- TASK BRIEF: Return every line from the records below in which the word "determinant" is found.

- EXERCISE INPUTS:
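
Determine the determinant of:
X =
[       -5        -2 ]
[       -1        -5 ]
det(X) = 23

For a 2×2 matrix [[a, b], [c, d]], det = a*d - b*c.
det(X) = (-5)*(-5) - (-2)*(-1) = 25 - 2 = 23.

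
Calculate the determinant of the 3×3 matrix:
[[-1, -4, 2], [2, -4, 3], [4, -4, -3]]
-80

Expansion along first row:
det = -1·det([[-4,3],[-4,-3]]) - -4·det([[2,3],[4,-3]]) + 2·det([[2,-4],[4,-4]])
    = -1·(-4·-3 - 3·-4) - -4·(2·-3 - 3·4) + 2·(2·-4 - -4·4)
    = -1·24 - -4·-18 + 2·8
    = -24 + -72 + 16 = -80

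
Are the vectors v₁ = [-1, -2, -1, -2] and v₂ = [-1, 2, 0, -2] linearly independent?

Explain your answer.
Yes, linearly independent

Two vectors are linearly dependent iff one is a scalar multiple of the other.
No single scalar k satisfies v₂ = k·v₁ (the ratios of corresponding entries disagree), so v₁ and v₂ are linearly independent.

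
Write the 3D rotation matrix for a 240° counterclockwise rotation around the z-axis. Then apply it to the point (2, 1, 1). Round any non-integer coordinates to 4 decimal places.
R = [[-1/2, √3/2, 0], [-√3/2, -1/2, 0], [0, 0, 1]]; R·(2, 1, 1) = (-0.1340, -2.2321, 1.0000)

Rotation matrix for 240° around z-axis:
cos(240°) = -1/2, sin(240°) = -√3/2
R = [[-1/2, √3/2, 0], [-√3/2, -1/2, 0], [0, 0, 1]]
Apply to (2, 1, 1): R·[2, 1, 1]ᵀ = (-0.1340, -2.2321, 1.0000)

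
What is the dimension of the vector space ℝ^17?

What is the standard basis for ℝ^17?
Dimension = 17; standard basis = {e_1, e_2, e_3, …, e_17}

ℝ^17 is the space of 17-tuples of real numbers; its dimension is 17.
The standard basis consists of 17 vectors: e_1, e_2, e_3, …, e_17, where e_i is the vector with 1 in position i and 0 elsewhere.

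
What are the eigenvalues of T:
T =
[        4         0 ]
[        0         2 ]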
--
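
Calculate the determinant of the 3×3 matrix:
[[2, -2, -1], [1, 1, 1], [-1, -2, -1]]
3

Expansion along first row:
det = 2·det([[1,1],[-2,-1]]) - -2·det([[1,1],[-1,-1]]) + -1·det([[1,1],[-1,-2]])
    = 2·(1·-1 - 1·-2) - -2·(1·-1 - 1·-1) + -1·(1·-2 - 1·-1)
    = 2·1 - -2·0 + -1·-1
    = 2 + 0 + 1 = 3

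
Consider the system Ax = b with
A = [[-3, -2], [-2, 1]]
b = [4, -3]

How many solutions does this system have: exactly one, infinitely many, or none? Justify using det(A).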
==
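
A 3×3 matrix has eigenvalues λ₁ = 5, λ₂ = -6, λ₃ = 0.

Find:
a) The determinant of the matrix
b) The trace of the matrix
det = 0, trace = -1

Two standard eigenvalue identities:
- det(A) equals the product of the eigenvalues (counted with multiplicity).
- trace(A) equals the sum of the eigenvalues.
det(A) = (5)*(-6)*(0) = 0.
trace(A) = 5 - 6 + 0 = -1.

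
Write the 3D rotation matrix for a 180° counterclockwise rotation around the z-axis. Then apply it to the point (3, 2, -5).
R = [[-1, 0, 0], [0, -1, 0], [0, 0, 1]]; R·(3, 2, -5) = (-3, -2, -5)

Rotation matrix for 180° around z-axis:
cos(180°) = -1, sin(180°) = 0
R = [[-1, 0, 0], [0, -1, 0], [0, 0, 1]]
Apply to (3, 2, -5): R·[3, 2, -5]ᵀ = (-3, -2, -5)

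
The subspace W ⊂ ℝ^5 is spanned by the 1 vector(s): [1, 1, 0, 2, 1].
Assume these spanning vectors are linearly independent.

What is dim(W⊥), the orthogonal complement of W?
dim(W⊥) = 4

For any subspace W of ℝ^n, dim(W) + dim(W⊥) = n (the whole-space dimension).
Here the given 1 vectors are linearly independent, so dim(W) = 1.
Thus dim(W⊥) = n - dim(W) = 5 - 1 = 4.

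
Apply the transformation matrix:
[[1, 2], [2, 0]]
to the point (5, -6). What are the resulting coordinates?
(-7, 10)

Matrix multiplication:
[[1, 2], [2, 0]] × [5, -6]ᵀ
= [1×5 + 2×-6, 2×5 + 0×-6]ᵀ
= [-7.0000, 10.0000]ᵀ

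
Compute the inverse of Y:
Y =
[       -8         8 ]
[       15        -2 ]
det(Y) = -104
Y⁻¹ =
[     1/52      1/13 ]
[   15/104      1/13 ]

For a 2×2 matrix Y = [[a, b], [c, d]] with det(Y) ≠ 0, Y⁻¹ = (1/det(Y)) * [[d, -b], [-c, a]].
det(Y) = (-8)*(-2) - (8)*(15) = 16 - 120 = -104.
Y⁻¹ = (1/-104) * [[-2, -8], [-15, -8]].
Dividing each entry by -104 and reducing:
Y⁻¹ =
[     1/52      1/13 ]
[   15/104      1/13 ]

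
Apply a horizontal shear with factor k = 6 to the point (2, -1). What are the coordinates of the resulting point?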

- TASK ANSWER:
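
Determine the determinant of:
Calculate the determinant of the 3×3 matrix:
Calculate the determinant of the 3×3 matrix:
a) The determinant of the matrix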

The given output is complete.